■ PROBLEM TO SOLVE ■
The output should consist solely of the lines running from the one that contains "A fish hatchery discharges 0.212" through the end of the records below, copied exactly.

■ INPUT DATA ■
>>>

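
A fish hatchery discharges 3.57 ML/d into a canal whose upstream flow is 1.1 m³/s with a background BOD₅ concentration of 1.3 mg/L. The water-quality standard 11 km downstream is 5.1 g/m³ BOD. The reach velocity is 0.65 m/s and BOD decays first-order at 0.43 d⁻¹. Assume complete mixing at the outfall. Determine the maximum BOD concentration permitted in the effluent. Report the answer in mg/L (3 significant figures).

3.57 ML/d = 0.04132 m³/s.
Travel time to the compliance point: t = 1.1e+04/0.65 = 1.692e+04 s = 0.1959 d; decay factor exp(−0.43·0.1959) = 0.9192.
So the concentration just after mixing may be at most 5.1/0.9192 = 5.548 mg/L.
Mass balance: 5.548·1.141 = 0.04132·Cₑ + 1.1·1.3.
Cₑ = (6.332 − 1.43) / 0.04132 = 118.6 mg/L.

119 mg/L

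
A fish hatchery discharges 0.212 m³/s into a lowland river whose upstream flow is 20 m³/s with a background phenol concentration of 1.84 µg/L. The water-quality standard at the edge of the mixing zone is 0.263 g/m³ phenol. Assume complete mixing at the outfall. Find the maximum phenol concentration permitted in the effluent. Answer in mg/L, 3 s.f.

1.84 µg/L = 0.00184 mg/L.
Mass balance: 0.263·20.21 = 0.212·Cₑ + 20·0.00184.
Cₑ = (5.316 − 0.0368) / 0.212 = 24.9 mg/L.

24.9 mg/L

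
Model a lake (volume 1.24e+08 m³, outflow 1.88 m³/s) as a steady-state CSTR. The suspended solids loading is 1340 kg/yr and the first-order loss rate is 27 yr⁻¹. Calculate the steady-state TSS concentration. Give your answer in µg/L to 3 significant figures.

Outflow Q = 1.88 m³/s × 3.156e+07 s/yr = 5.933e+07 m³/yr.
Steady-state CSTR mass balance: W = Q·C + k·V·C, so C = W/(Q + kV).
Q + kV = 5.933e+07 + 27·1.24e+08 = 3.407e+09 m³/yr.
C = 1340/3.407e+09 = 3.933e-07 kg/m³ = 0.0003933 mg/L = 0.3933 µg/L.

0.393 µg/L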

<<<

■ COMPLETED TASK ■
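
A fish hatchery discharges 0.212 m³/s into a lowland river whose upstream flow is 20 m³/s with a background phenol concentration of 1.84 µg/L. The water-quality standard at the edge of the mixing zone is 0.263 g/m³ phenol. Assume complete mixing at the outfall. Find the maximum phenol concentration permitted in the effluent. Answer in mg/L, 3 s.f.

1.84 µg/L = 0.00184 mg/L.
Mass balance: 0.263·20.21 = 0.212·Cₑ + 20·0.00184.
Cₑ = (5.316 − 0.0368) / 0.212 = 24.9 mg/L.

24.9 mg/L

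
Model a lake (volume 1.24e+08 m³, outflow 1.88 m³/s) as a steady-state CSTR. The suspended solids loading is 1340 kg/yr and the first-order loss rate is 27 yr⁻¹. Calculate the steady-state TSS concentration. Give your answer in µg/L to 3 significant figures.

Outflow Q = 1.88 m³/s × 3.156e+07 s/yr = 5.933e+07 m³/yr.
Steady-state CSTR mass balance: W = Q·C + k·V·C, so C = W/(Q + kV).
Q + kV = 5.933e+07 + 27·1.24e+08 = 3.407e+09 m³/yr.
C = 1340/3.407e+09 = 3.933e-07 kg/m³ = 0.0003933 mg/L = 0.3933 µg/L.

0.393 µg/L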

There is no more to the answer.